- **DATA TO EXAMINE**:
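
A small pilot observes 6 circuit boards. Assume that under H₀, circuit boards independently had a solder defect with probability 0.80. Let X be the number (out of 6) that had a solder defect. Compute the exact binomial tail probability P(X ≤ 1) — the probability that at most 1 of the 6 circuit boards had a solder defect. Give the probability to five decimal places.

P = 0.00160

X is binomial with n = 6 and p = 0.80.
P(X ≤ 1) = C(6,0)·0.80^0·0.20^6 + C(6,1)·0.80^1·0.20^5.
= 0.000064 + 0.001536 = 0.00160.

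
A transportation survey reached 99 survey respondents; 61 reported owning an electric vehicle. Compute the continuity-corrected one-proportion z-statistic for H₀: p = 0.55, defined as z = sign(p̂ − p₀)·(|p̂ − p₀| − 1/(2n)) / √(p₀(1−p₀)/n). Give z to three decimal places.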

- **EXERCISE GOAL**: Every record above is to be written out exactly.

- **RESULT BELOW**:
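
A small pilot observes 6 circuit boards. Assume that under H₀, circuit boards independently had a solder defect with probability 0.80. Let X be the number (out of 6) that had a solder defect. Compute the exact binomial tail probability P(X ≤ 1) — the probability that at most 1 of the 6 circuit boards had a solder defect. Give the probability to five decimal places.

P = 0.00160

X is binomial with n = 6 and p = 0.80.
P(X ≤ 1) = C(6,0)·0.80^0·0.20^6 + C(6,1)·0.80^1·0.20^5.
= 0.000064 + 0.001536 = 0.00160.

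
A transportation survey reached 99 survey respondents; 61 reported owning an electric vehicle. Compute the continuity-corrected one-proportion z-statistic for H₀: p = 0.55, defined as z = sign(p̂ − p₀)·(|p̂ − p₀| − 1/(2n)) / √(p₀(1−p₀)/n). Give z to three decimal places.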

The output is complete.